:: RECORDED DATA

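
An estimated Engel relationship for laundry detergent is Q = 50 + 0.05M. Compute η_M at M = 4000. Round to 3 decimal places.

0.800

At M = 4000: Q = 250.000.
dQ/dM = 0.05.
η = (dQ/dM)·(M/Q) = 0.05 × (4000/250.000) = 0.800.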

::::

ASSIGNMENT: Repeat the records word for word.

TASK RESULT:
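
An estimated Engel relationship for laundry detergent is Q = 50 + 0.05M. Compute η_M at M = 4000. Round to 3 decimal places.

0.800

At M = 4000: Q = 250.000.
dQ/dM = 0.05.
η = (dQ/dM)·(M/Q) = 0.05 × (4000/250.000) = 0.800.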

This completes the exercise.